> _Directions for this task_:
Reproduce every entry exactly as shown.
[Opening Record set section]
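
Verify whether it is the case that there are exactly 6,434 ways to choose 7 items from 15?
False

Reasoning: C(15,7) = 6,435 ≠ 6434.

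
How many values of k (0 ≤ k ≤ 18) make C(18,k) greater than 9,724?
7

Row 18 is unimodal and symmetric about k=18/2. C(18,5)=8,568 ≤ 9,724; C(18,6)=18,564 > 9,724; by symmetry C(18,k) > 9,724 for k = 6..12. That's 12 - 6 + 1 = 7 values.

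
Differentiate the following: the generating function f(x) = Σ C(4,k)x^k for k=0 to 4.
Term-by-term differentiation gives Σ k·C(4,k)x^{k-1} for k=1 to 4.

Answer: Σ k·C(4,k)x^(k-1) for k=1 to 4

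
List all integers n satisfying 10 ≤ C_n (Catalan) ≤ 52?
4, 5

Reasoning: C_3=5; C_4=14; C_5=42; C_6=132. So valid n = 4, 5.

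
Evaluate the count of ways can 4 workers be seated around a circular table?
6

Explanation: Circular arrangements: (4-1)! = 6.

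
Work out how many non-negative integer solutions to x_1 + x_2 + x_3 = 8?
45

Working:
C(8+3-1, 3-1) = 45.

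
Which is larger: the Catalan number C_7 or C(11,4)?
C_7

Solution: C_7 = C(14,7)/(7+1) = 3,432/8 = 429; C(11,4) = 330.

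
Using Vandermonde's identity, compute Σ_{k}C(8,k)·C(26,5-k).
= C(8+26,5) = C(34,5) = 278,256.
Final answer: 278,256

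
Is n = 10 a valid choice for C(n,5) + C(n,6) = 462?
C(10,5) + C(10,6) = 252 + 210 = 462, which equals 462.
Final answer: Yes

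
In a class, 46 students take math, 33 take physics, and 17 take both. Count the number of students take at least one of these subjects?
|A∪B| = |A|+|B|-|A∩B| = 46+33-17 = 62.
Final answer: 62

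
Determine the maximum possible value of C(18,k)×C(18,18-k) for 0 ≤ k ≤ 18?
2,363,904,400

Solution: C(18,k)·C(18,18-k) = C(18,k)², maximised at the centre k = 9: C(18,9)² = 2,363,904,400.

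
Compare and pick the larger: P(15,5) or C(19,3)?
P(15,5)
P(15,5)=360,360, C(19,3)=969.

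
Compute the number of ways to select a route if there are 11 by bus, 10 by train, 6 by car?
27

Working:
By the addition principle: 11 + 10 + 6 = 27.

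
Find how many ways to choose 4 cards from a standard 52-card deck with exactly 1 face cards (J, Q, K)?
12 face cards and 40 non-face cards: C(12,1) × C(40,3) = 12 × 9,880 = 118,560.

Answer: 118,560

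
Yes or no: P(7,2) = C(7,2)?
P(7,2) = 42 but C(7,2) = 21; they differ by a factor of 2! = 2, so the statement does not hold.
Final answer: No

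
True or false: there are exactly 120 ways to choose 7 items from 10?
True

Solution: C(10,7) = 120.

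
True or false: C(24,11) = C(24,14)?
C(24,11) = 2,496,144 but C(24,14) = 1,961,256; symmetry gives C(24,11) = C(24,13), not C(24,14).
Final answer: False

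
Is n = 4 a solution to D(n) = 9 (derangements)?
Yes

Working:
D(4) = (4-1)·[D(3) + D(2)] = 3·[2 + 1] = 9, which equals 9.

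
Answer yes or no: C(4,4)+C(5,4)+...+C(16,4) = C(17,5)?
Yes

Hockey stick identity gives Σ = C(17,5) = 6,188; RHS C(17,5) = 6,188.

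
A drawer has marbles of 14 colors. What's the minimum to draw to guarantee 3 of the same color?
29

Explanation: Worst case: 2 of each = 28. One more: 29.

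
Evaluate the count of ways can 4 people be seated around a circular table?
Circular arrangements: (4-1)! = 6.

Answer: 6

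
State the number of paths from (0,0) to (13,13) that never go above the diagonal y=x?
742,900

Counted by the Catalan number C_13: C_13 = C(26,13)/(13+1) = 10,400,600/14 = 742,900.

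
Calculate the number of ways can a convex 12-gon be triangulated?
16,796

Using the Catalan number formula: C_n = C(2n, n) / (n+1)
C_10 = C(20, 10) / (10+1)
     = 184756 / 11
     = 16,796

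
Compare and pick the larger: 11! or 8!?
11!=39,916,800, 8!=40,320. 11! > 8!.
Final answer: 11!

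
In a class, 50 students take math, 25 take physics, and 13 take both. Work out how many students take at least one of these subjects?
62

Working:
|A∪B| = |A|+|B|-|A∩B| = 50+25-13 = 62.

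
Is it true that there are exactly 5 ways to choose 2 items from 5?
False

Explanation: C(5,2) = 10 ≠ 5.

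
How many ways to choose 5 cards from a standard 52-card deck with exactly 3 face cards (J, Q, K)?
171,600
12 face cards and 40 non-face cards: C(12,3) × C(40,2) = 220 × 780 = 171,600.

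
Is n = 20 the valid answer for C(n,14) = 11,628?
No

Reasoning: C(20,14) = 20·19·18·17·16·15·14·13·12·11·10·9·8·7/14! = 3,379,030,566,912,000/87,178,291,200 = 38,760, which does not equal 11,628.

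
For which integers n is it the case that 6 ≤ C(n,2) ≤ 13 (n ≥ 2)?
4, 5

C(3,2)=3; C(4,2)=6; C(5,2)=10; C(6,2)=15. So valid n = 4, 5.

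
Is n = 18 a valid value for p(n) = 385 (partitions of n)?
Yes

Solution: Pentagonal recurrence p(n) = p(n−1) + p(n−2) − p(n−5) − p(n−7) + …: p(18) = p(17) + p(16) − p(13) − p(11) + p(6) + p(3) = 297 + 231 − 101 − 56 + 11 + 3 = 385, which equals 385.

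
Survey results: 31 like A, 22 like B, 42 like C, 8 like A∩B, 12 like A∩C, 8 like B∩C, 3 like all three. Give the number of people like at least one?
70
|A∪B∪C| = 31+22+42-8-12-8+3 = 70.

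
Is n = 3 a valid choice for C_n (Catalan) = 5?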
[Closing Record set section]
> _Completed exercise_:
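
Verify whether it is the case that there are exactly 6,434 ways to choose 7 items from 15?
False

Reasoning: C(15,7) = 6,435 ≠ 6434.

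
How many values of k (0 ≤ k ≤ 18) make C(18,k) greater than 9,724?
7

Row 18 is unimodal and symmetric about k=18/2. C(18,5)=8,568 ≤ 9,724; C(18,6)=18,564 > 9,724; by symmetry C(18,k) > 9,724 for k = 6..12. That's 12 - 6 + 1 = 7 values.

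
Differentiate the following: the generating function f(x) = Σ C(4,k)x^k for k=0 to 4.
Term-by-term differentiation gives Σ k·C(4,k)x^{k-1} for k=1 to 4.

Answer: Σ k·C(4,k)x^(k-1) for k=1 to 4

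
List all integers n satisfying 10 ≤ C_n (Catalan) ≤ 52?
4, 5

Reasoning: C_3=5; C_4=14; C_5=42; C_6=132. So valid n = 4, 5.

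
Evaluate the count of ways can 4 workers be seated around a circular table?
6

Explanation: Circular arrangements: (4-1)! = 6.

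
Work out how many non-negative integer solutions to x_1 + x_2 + x_3 = 8?
45

Working:
C(8+3-1, 3-1) = 45.

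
Which is larger: the Catalan number C_7 or C(11,4)?
C_7

Solution: C_7 = C(14,7)/(7+1) = 3,432/8 = 429; C(11,4) = 330.

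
Using Vandermonde's identity, compute Σ_{k}C(8,k)·C(26,5-k).
= C(8+26,5) = C(34,5) = 278,256.
Final answer: 278,256

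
Is n = 10 a valid choice for C(n,5) + C(n,6) = 462?
C(10,5) + C(10,6) = 252 + 210 = 462, which equals 462.
Final answer: Yes

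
In a class, 46 students take math, 33 take physics, and 17 take both. Count the number of students take at least one of these subjects?
|A∪B| = |A|+|B|-|A∩B| = 46+33-17 = 62.
Final answer: 62

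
Determine the maximum possible value of C(18,k)×C(18,18-k) for 0 ≤ k ≤ 18?
2,363,904,400

Solution: C(18,k)·C(18,18-k) = C(18,k)², maximised at the centre k = 9: C(18,9)² = 2,363,904,400.

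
Compare and pick the larger: P(15,5) or C(19,3)?
P(15,5)
P(15,5)=360,360, C(19,3)=969.

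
Compute the number of ways to select a route if there are 11 by bus, 10 by train, 6 by car?
27

Working:
By the addition principle: 11 + 10 + 6 = 27.

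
Find how many ways to choose 4 cards from a standard 52-card deck with exactly 1 face cards (J, Q, K)?
12 face cards and 40 non-face cards: C(12,1) × C(40,3) = 12 × 9,880 = 118,560.

Answer: 118,560

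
Yes or no: P(7,2) = C(7,2)?
P(7,2) = 42 but C(7,2) = 21; they differ by a factor of 2! = 2, so the statement does not hold.
Final answer: No

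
True or false: there are exactly 120 ways to choose 7 items from 10?
True

Solution: C(10,7) = 120.

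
True or false: C(24,11) = C(24,14)?
C(24,11) = 2,496,144 but C(24,14) = 1,961,256; symmetry gives C(24,11) = C(24,13), not C(24,14).
Final answer: False

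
Is n = 4 a solution to D(n) = 9 (derangements)?
Yes

Working:
D(4) = (4-1)·[D(3) + D(2)] = 3·[2 + 1] = 9, which equals 9.

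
Answer yes or no: C(4,4)+C(5,4)+...+C(16,4) = C(17,5)?
Yes

Hockey stick identity gives Σ = C(17,5) = 6,188; RHS C(17,5) = 6,188.

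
A drawer has marbles of 14 colors. What's the minimum to draw to guarantee 3 of the same color?
29

Explanation: Worst case: 2 of each = 28. One more: 29.

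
Evaluate the count of ways can 4 people be seated around a circular table?
Circular arrangements: (4-1)! = 6.

Answer: 6

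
State the number of paths from (0,0) to (13,13) that never go above the diagonal y=x?
742,900

Counted by the Catalan number C_13: C_13 = C(26,13)/(13+1) = 10,400,600/14 = 742,900.

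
Calculate the number of ways can a convex 12-gon be triangulated?
16,796

Using the Catalan number formula: C_n = C(2n, n) / (n+1)
C_10 = C(20, 10) / (10+1)
     = 184756 / 11
     = 16,796

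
Compare and pick the larger: 11! or 8!?
11!=39,916,800, 8!=40,320. 11! > 8!.
Final answer: 11!

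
In a class, 50 students take math, 25 take physics, and 13 take both. Work out how many students take at least one of these subjects?
62

Working:
|A∪B| = |A|+|B|-|A∩B| = 50+25-13 = 62.

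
Is it true that there are exactly 5 ways to choose 2 items from 5?
False

Explanation: C(5,2) = 10 ≠ 5.

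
How many ways to choose 5 cards from a standard 52-card deck with exactly 3 face cards (J, Q, K)?
171,600
12 face cards and 40 non-face cards: C(12,3) × C(40,2) = 220 × 780 = 171,600.

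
Is n = 20 the valid answer for C(n,14) = 11,628?
No

Reasoning: C(20,14) = 20·19·18·17·16·15·14·13·12·11·10·9·8·7/14! = 3,379,030,566,912,000/87,178,291,200 = 38,760, which does not equal 11,628.

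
For which integers n is it the case that 6 ≤ C(n,2) ≤ 13 (n ≥ 2)?
4, 5

C(3,2)=3; C(4,2)=6; C(5,2)=10; C(6,2)=15. So valid n = 4, 5.

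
Is n = 18 a valid value for p(n) = 385 (partitions of n)?
Yes

Solution: Pentagonal recurrence p(n) = p(n−1) + p(n−2) − p(n−5) − p(n−7) + …: p(18) = p(17) + p(16) − p(13) − p(11) + p(6) + p(3) = 297 + 231 − 101 − 56 + 11 + 3 = 385, which equals 385.

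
Survey results: 31 like A, 22 like B, 42 like C, 8 like A∩B, 12 like A∩C, 8 like B∩C, 3 like all three. Give the number of people like at least one?
70
|A∪B∪C| = 31+22+42-8-12-8+3 = 70.

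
Is n = 3 a valid choice for C_n (Catalan) = 5?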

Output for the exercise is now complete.